# [THE INPUT]
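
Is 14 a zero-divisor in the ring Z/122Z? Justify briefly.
gcd(14, 122) = 2 > 1, so 14 is not a unit in Z/122Z. In Z/nZ every nonzero non-unit is a zero-divisor: explicitly, take b = 122/gcd = 61 ≠ 0 (mod 122); then 14·61 = 854 = 7·122, i.e. 14·61 ≡ 0 (mod 122). So 14 is a zero-divisor.

Final answer: YES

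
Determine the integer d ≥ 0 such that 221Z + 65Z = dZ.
(221, 65) = (13); d = 13

In the PID Z, (a, b) is generated by gcd(a, b). Compute gcd(221, 65) with the extended Euclidean algorithm, tracking rows (r, s, t) with s·221 + t·65 = r:
  row A: (221, 1, 0)   [1·221 + 0·65 = 221]
  row B: (65, 0, 1)   [0·221 + 1·65 = 65]
  221 = 3·65 + 26   → row C = row A − 3·row B = (26, 1, −3)   [check: 1·221 − 3·65 = 26]
  65 = 2·26 + 13   → row D = row B − 2·row C = (13, −2, 7)   [check: −2·221 + 7·65 = 13]
  26 = 2·13 + 0   → remainder 0, stop. gcd = 13 (last nonzero row D).
So gcd(221, 65) = 13, with Bézout identity −2·221 + 7·65 = 13. Containment (⊇): the Bézout identity exhibits 13 as an element of (221, 65), giving (13) ⊆ (221, 65). Containment (⊆): since 13 | 221 and 13 | 65 (221 = 13·17, 65 = 13·5), every Z-linear combination of 221 and 65 is divisible by 13, so (221, 65) ⊆ (13). Therefore (221, 65) = (13), d = 13.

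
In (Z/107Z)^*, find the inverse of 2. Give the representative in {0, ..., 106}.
2^(−1) ≡ 54 (mod 107)

Apply the extended Euclidean algorithm to (107, 2), tracking rows (r, s, t) with s·107 + t·2 = r. Each division r_prev = q·r_cur + r_new produces the new row as (previous row) − q·(current row):
  row A: (107, 1, 0)   [1·107 + 0·2 = 107]
  row B: (2, 0, 1)   [0·107 + 1·2 = 2]
  107 = 53·2 + 1   → row C = row A − 53·row B = (1, 1, −53)   [check: 1·107 − 53·2 = 1]
  2 = 2·1 + 0   → remainder 0, stop. gcd = 1 (last nonzero row C).
The gcd is 1, so 2 is invertible mod 107. The last nonzero row gives 1·107 − 53·2 = 1, so t = −53. So 2^(−1) ≡ −53 ≡ 54 (mod 107). Verify: 2 · 54 = 108 ≡ 1 (mod 107). ✓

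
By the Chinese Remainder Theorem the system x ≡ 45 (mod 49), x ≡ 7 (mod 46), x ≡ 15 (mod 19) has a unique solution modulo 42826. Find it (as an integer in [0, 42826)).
x ≡ 927 (mod 42826); the representative in [0, 42826) is 927

The moduli 49, 46, 19 are pairwise coprime, so by the CRT there is a unique solution mod 49·46·19 = 42826.
Solve by successive substitution. Start with x ≡ 45 (mod 49).
  Combine with x ≡ 7 (mod 46): write x = 45 + 49·t and require 45 + 49·t ≡ 7 (mod 46), i.e. 49·t ≡ 7 − 45 ≡ 8 (mod 46). Since 49^(−1) ≡ 31 (mod 46) (49 ≡ 3 (mod 46)), t ≡ 31·8 ≡ 18 (mod 46). So x ≡ 45 + 49·18 = 927 (mod 2254).
  Combine with x ≡ 15 (mod 19): write x = 927 + 2254·t and require 927 + 2254·t ≡ 15 (mod 19), i.e. 2254·t ≡ 15 − 927 ≡ 0 (mod 19). Since 2254^(−1) ≡ 8 (mod 19) (2254 ≡ 12 (mod 19)), t ≡ 8·0 ≡ 0 (mod 19). So x ≡ 927 + 2254·0 = 927 (mod 42826).
Unique solution in [0, 42826): x = 927.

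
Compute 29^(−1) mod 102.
29^(−1) ≡ 95 (mod 102)

Apply the extended Euclidean algorithm to (102, 29), tracking rows (r, s, t) with s·102 + t·29 = r. Each division r_prev = q·r_cur + r_new produces the new row as (previous row) − q·(current row):
  row A: (102, 1, 0)   [1·102 + 0·29 = 102]
  row B: (29, 0, 1)   [0·102 + 1·29 = 29]
  102 = 3·29 + 15   → row C = row A − 3·row B = (15, 1, −3)   [check: 1·102 − 3·29 = 15]
  29 = 1·15 + 14   → row D = row B − 1·row C = (14, −1, 4)   [check: −1·102 + 4·29 = 14]
  15 = 1·14 + 1   → row E = row C − 1·row D = (1, 2, −7)   [check: 2·102 − 7·29 = 1]
  14 = 14·1 + 0   → remainder 0, stop. gcd = 1 (last nonzero row E).
The gcd is 1, so 29 is invertible mod 102. The last nonzero row gives 2·102 − 7·29 = 1, so t = −7. So 29^(−1) ≡ −7 ≡ 95 (mod 102). Verify: 29 · 95 = 2755 ≡ 1 (mod 102). ✓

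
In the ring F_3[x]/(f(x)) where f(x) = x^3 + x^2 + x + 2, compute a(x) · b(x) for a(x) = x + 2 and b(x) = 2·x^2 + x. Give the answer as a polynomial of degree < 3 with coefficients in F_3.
Multiply as integer polynomials: a · b = 2·x^3 + 5·x^2 + 2·x. Reducing coefficients mod 3: a · b ≡ 2·x^3 + 2·x^2 + 2·x. Now divide by f(x) = x^3 + x^2 + x + 2 in F_3[x], eliminating the leading term at each step:
  leading term 2·x^3: subtract (2)·f(x) = 2·x^3 + 2·x^2 + 2·x + 1, leaving 2 (coefficients mod 3)
The degree is now < 3, so this is the remainder. Hence a · b ≡ 2 in F_3[x]/(f).

Final answer: a · b ≡ 2 (mod f(x))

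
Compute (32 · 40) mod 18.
2

Reduce the factors first: 32 ≡ 14, 40 ≡ 4 (mod 18), so 32 · 40 ≡ 14 · 4 (mod 18). 14 · 4 = 56. Dividing by 18: 56 = 3·18 + 2. So (32 · 40) mod 18 = 2.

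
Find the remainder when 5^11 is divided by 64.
Use repeated squaring. Binary(11) = 1011. Walk through the bits of the exponent 11 left-to-right: at each bit after the leading one, square the running value, then multiply by 5 if the bit is 1 (always reducing mod 64):
  bit 1 = 1 (leading): start with 5.
  bit 2 = 0: square 5^2 = 25 (mod 64).
  bit 3 = 1: square 25^2 = 625 ≡ 49; bit is 1, so multiply 49·5 = 245 ≡ 53 (mod 64).
  bit 4 = 1: square 53^2 = 2809 ≡ 57; bit is 1, so multiply 57·5 = 285 ≡ 29 (mod 64).
Final value: 5^11 ≡ 29 (mod 64).

Final answer: 29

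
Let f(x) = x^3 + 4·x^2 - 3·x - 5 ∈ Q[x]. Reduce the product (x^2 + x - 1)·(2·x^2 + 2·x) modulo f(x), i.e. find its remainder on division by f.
First multiply in Q[x] without reducing: a · b = 2·x^4 + 4·x^3 - 2·x. Now divide by f(x) = x^3 + 4·x^2 - 3·x - 5, eliminating the leading term at each step:
  leading term 2·x^4: subtract (2·x)·f(x) = 2·x^4 + 8·x^3 - 6·x^2 - 10·x, leaving -4·x^3 + 6·x^2 + 8·x
  leading term -4·x^3: subtract (-4)·f(x) = -4·x^3 - 16·x^2 + 12·x + 20, leaving 22·x^2 - 4·x - 20
The degree is now < 3, so this is the remainder. Hence a · b ≡ 22·x^2 - 4·x - 20 in Q[x]/(f).

Final answer: a · b ≡ 22·x^2 - 4·x - 20 (mod f(x))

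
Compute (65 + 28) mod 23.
1

Reduce the summands first: 65 ≡ 19, 28 ≡ 5 (mod 23), so 65 + 28 ≡ 19 + 5 (mod 23). 19 + 5 = 24; 24 = 1·23 + 1, so (65 + 28) mod 23 = 1.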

# [HOW TO COMPLETE THIS TASK]
Word for word, restate the whole of the material above.

# [EXERCISE SOLUTION]
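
Is 14 a zero-divisor in the ring Z/122Z? Justify briefly.
gcd(14, 122) = 2 > 1, so 14 is not a unit in Z/122Z. In Z/nZ every nonzero non-unit is a zero-divisor: explicitly, take b = 122/gcd = 61 ≠ 0 (mod 122); then 14·61 = 854 = 7·122, i.e. 14·61 ≡ 0 (mod 122). So 14 is a zero-divisor.

Final answer: YES

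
Determine the integer d ≥ 0 such that 221Z + 65Z = dZ.
(221, 65) = (13); d = 13

In the PID Z, (a, b) is generated by gcd(a, b). Compute gcd(221, 65) with the extended Euclidean algorithm, tracking rows (r, s, t) with s·221 + t·65 = r:
  row A: (221, 1, 0)   [1·221 + 0·65 = 221]
  row B: (65, 0, 1)   [0·221 + 1·65 = 65]
  221 = 3·65 + 26   → row C = row A − 3·row B = (26, 1, −3)   [check: 1·221 − 3·65 = 26]
  65 = 2·26 + 13   → row D = row B − 2·row C = (13, −2, 7)   [check: −2·221 + 7·65 = 13]
  26 = 2·13 + 0   → remainder 0, stop. gcd = 13 (last nonzero row D).
So gcd(221, 65) = 13, with Bézout identity −2·221 + 7·65 = 13. Containment (⊇): the Bézout identity exhibits 13 as an element of (221, 65), giving (13) ⊆ (221, 65). Containment (⊆): since 13 | 221 and 13 | 65 (221 = 13·17, 65 = 13·5), every Z-linear combination of 221 and 65 is divisible by 13, so (221, 65) ⊆ (13). Therefore (221, 65) = (13), d = 13.

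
In (Z/107Z)^*, find the inverse of 2. Give the representative in {0, ..., 106}.
2^(−1) ≡ 54 (mod 107)

Apply the extended Euclidean algorithm to (107, 2), tracking rows (r, s, t) with s·107 + t·2 = r. Each division r_prev = q·r_cur + r_new produces the new row as (previous row) − q·(current row):
  row A: (107, 1, 0)   [1·107 + 0·2 = 107]
  row B: (2, 0, 1)   [0·107 + 1·2 = 2]
  107 = 53·2 + 1   → row C = row A − 53·row B = (1, 1, −53)   [check: 1·107 − 53·2 = 1]
  2 = 2·1 + 0   → remainder 0, stop. gcd = 1 (last nonzero row C).
The gcd is 1, so 2 is invertible mod 107. The last nonzero row gives 1·107 − 53·2 = 1, so t = −53. So 2^(−1) ≡ −53 ≡ 54 (mod 107). Verify: 2 · 54 = 108 ≡ 1 (mod 107). ✓

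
By the Chinese Remainder Theorem the system x ≡ 45 (mod 49), x ≡ 7 (mod 46), x ≡ 15 (mod 19) has a unique solution modulo 42826. Find it (as an integer in [0, 42826)).
x ≡ 927 (mod 42826); the representative in [0, 42826) is 927

The moduli 49, 46, 19 are pairwise coprime, so by the CRT there is a unique solution mod 49·46·19 = 42826.
Solve by successive substitution. Start with x ≡ 45 (mod 49).
  Combine with x ≡ 7 (mod 46): write x = 45 + 49·t and require 45 + 49·t ≡ 7 (mod 46), i.e. 49·t ≡ 7 − 45 ≡ 8 (mod 46). Since 49^(−1) ≡ 31 (mod 46) (49 ≡ 3 (mod 46)), t ≡ 31·8 ≡ 18 (mod 46). So x ≡ 45 + 49·18 = 927 (mod 2254).
  Combine with x ≡ 15 (mod 19): write x = 927 + 2254·t and require 927 + 2254·t ≡ 15 (mod 19), i.e. 2254·t ≡ 15 − 927 ≡ 0 (mod 19). Since 2254^(−1) ≡ 8 (mod 19) (2254 ≡ 12 (mod 19)), t ≡ 8·0 ≡ 0 (mod 19). So x ≡ 927 + 2254·0 = 927 (mod 42826).
Unique solution in [0, 42826): x = 927.

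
Compute 29^(−1) mod 102.
29^(−1) ≡ 95 (mod 102)

Apply the extended Euclidean algorithm to (102, 29), tracking rows (r, s, t) with s·102 + t·29 = r. Each division r_prev = q·r_cur + r_new produces the new row as (previous row) − q·(current row):
  row A: (102, 1, 0)   [1·102 + 0·29 = 102]
  row B: (29, 0, 1)   [0·102 + 1·29 = 29]
  102 = 3·29 + 15   → row C = row A − 3·row B = (15, 1, −3)   [check: 1·102 − 3·29 = 15]
  29 = 1·15 + 14   → row D = row B − 1·row C = (14, −1, 4)   [check: −1·102 + 4·29 = 14]
  15 = 1·14 + 1   → row E = row C − 1·row D = (1, 2, −7)   [check: 2·102 − 7·29 = 1]
  14 = 14·1 + 0   → remainder 0, stop. gcd = 1 (last nonzero row E).
The gcd is 1, so 29 is invertible mod 102. The last nonzero row gives 2·102 − 7·29 = 1, so t = −7. So 29^(−1) ≡ −7 ≡ 95 (mod 102). Verify: 29 · 95 = 2755 ≡ 1 (mod 102). ✓

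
In the ring F_3[x]/(f(x)) where f(x) = x^3 + x^2 + x + 2, compute a(x) · b(x) for a(x) = x + 2 and b(x) = 2·x^2 + x. Give the answer as a polynomial of degree < 3 with coefficients in F_3.
Multiply as integer polynomials: a · b = 2·x^3 + 5·x^2 + 2·x. Reducing coefficients mod 3: a · b ≡ 2·x^3 + 2·x^2 + 2·x. Now divide by f(x) = x^3 + x^2 + x + 2 in F_3[x], eliminating the leading term at each step:
  leading term 2·x^3: subtract (2)·f(x) = 2·x^3 + 2·x^2 + 2·x + 1, leaving 2 (coefficients mod 3)
The degree is now < 3, so this is the remainder. Hence a · b ≡ 2 in F_3[x]/(f).

Final answer: a · b ≡ 2 (mod f(x))

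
Compute (32 · 40) mod 18.
2

Reduce the factors first: 32 ≡ 14, 40 ≡ 4 (mod 18), so 32 · 40 ≡ 14 · 4 (mod 18). 14 · 4 = 56. Dividing by 18: 56 = 3·18 + 2. So (32 · 40) mod 18 = 2.

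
Find the remainder when 5^11 is divided by 64.
Use repeated squaring. Binary(11) = 1011. Walk through the bits of the exponent 11 left-to-right: at each bit after the leading one, square the running value, then multiply by 5 if the bit is 1 (always reducing mod 64):
  bit 1 = 1 (leading): start with 5.
  bit 2 = 0: square 5^2 = 25 (mod 64).
  bit 3 = 1: square 25^2 = 625 ≡ 49; bit is 1, so multiply 49·5 = 245 ≡ 53 (mod 64).
  bit 4 = 1: square 53^2 = 2809 ≡ 57; bit is 1, so multiply 57·5 = 285 ≡ 29 (mod 64).
Final value: 5^11 ≡ 29 (mod 64).

Final answer: 29

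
Let f(x) = x^3 + 4·x^2 - 3·x - 5 ∈ Q[x]. Reduce the product (x^2 + x - 1)·(2·x^2 + 2·x) modulo f(x), i.e. find its remainder on division by f.
First multiply in Q[x] without reducing: a · b = 2·x^4 + 4·x^3 - 2·x. Now divide by f(x) = x^3 + 4·x^2 - 3·x - 5, eliminating the leading term at each step:
  leading term 2·x^4: subtract (2·x)·f(x) = 2·x^4 + 8·x^3 - 6·x^2 - 10·x, leaving -4·x^3 + 6·x^2 + 8·x
  leading term -4·x^3: subtract (-4)·f(x) = -4·x^3 - 16·x^2 + 12·x + 20, leaving 22·x^2 - 4·x - 20
The degree is now < 3, so this is the remainder. Hence a · b ≡ 22·x^2 - 4·x - 20 in Q[x]/(f).

Final answer: a · b ≡ 22·x^2 - 4·x - 20 (mod f(x))

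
Compute (65 + 28) mod 23.
1

Reduce the summands first: 65 ≡ 19, 28 ≡ 5 (mod 23), so 65 + 28 ≡ 19 + 5 (mod 23). 19 + 5 = 24; 24 = 1·23 + 1, so (65 + 28) mod 23 = 1.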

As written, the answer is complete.